» Your instructions:
Repeat the stretch of entries below from the line with "p = (2.3000, -1.9000, 0.2000)" through the line with "q = (0.691734, 0.719460, -0.050273, 0.036795)". Include both ends and add nothing.

━━━━━ Source records ━━━━━

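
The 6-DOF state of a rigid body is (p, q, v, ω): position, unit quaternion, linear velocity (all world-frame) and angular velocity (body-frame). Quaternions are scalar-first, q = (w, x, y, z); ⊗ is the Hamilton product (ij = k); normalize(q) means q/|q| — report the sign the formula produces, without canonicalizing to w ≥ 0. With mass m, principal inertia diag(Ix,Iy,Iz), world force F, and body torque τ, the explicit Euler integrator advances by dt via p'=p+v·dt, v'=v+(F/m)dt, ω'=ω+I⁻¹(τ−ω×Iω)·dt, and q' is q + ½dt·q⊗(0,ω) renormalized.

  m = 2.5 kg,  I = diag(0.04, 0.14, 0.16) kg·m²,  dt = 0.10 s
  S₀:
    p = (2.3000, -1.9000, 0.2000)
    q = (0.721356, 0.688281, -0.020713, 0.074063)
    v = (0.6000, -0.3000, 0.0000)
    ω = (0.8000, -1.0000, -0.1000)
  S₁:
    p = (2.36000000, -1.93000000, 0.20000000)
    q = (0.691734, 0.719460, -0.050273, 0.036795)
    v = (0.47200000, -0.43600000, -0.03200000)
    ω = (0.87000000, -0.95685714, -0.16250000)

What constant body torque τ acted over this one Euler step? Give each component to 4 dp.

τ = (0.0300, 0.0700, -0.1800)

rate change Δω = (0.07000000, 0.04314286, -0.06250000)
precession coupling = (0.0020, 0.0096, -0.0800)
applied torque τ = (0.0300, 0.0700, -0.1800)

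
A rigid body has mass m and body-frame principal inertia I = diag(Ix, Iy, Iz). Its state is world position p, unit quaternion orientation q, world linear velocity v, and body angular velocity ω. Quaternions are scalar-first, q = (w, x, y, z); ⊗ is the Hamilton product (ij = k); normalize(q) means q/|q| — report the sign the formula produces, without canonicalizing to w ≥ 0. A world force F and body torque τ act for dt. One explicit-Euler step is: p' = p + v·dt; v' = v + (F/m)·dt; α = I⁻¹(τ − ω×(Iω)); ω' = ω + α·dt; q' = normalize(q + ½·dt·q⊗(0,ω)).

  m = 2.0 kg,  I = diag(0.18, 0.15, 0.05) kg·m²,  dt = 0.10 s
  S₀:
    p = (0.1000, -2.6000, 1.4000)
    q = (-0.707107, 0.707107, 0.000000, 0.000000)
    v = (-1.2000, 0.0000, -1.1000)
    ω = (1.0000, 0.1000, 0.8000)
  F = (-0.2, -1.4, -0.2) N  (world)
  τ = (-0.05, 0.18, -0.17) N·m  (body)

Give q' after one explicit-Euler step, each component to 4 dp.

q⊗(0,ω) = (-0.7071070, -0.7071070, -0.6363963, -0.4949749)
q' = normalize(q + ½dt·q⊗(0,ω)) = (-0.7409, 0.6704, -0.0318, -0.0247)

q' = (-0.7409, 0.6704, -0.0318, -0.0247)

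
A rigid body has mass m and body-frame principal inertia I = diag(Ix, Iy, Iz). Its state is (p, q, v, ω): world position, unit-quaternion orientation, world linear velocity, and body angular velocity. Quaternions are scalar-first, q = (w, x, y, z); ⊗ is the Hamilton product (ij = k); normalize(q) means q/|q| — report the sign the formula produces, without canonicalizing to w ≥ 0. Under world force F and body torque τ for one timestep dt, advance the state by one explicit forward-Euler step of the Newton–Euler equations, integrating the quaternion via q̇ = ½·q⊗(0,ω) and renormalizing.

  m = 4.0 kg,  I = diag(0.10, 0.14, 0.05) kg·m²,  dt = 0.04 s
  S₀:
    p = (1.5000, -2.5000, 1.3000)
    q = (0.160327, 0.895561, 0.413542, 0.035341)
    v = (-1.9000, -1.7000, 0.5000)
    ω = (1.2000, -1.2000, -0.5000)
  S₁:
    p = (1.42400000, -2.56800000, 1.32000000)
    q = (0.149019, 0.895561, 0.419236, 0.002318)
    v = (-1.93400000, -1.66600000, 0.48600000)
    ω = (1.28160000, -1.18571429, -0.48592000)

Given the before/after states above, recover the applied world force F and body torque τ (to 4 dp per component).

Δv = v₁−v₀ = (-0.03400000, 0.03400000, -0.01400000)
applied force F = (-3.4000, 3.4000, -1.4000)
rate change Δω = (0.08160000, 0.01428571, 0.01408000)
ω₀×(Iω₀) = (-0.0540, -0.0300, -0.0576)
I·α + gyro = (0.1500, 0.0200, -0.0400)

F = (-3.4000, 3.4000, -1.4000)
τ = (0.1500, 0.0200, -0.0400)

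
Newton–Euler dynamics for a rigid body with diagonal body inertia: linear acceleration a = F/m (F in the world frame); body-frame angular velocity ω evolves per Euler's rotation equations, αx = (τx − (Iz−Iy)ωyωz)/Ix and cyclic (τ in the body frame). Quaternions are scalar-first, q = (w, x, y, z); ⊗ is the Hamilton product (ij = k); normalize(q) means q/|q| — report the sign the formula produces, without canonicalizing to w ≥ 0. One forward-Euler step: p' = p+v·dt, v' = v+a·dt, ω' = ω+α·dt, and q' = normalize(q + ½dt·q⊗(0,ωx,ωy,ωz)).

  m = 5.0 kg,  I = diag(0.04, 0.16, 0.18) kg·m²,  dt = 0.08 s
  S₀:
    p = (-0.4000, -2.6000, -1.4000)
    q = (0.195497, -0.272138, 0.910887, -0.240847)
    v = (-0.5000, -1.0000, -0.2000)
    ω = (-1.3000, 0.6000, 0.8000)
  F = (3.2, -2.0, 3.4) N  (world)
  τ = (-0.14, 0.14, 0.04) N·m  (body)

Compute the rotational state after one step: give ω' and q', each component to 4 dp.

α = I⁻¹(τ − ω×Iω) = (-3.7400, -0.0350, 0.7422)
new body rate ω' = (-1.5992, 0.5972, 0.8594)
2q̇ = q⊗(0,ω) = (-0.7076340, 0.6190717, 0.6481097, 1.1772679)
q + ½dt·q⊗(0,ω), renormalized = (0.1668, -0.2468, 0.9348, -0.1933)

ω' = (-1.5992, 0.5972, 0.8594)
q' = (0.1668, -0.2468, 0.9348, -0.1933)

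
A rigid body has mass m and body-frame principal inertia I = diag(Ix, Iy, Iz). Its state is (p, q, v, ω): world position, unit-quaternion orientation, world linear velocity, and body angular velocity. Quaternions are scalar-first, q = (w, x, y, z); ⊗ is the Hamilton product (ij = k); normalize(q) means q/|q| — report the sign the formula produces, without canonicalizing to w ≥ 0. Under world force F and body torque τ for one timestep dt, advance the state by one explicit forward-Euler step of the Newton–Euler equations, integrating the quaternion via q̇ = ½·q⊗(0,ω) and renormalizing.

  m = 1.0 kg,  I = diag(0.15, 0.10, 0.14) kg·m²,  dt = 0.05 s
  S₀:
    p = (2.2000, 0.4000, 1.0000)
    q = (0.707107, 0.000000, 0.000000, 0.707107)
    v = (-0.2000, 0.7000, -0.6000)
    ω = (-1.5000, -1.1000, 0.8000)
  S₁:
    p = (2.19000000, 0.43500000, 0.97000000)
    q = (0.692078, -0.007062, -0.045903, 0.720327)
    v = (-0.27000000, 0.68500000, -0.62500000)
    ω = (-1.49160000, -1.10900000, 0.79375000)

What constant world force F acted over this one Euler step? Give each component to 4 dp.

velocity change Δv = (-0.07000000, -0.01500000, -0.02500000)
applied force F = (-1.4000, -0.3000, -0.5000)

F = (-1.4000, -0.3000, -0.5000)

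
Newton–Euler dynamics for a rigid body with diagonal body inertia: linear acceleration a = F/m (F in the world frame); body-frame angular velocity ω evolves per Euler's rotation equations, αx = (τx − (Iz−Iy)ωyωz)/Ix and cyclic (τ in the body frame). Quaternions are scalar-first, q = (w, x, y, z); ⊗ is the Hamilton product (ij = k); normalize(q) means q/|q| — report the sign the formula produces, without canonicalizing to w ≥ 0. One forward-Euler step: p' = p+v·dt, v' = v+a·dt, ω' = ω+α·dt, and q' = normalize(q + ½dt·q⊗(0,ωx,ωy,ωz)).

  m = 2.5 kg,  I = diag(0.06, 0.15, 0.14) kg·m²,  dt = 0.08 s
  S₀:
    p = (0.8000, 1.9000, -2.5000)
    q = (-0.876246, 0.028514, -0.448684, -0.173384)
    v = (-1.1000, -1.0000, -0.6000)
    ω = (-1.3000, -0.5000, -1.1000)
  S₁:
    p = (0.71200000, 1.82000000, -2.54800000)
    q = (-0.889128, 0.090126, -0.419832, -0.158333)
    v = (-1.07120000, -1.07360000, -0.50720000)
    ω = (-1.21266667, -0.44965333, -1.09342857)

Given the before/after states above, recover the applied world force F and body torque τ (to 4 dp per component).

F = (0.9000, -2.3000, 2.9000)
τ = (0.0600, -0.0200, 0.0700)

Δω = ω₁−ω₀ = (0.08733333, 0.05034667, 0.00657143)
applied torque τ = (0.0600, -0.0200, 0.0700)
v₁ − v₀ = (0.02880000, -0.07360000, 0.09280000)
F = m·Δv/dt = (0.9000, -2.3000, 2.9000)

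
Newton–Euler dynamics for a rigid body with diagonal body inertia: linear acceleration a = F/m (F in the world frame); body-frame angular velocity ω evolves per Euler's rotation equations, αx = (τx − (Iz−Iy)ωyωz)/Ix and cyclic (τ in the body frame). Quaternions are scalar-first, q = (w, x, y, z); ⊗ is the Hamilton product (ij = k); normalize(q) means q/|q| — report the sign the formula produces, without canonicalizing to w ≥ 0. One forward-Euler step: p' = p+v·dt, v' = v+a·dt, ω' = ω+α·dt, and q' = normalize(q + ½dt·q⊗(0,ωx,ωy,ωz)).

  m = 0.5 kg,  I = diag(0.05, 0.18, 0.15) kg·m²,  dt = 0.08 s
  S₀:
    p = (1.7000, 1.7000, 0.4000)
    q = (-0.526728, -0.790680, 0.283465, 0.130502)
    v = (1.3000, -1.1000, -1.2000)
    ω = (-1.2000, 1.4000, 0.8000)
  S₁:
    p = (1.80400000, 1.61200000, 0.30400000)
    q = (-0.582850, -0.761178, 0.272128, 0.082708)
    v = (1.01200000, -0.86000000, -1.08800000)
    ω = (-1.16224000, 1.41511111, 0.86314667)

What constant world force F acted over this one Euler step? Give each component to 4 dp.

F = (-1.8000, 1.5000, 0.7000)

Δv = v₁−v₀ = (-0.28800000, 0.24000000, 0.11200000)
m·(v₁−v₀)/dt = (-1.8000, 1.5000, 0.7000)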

━━━━━

» The answer:
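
    p = (2.3000, -1.9000, 0.2000)
    q = (0.721356, 0.688281, -0.020713, 0.074063)
    v = (0.6000, -0.3000, 0.0000)
    ω = (0.8000, -1.0000, -0.1000)
  S₁:
    p = (2.36000000, -1.93000000, 0.20000000)
    q = (0.691734, 0.719460, -0.050273, 0.036795)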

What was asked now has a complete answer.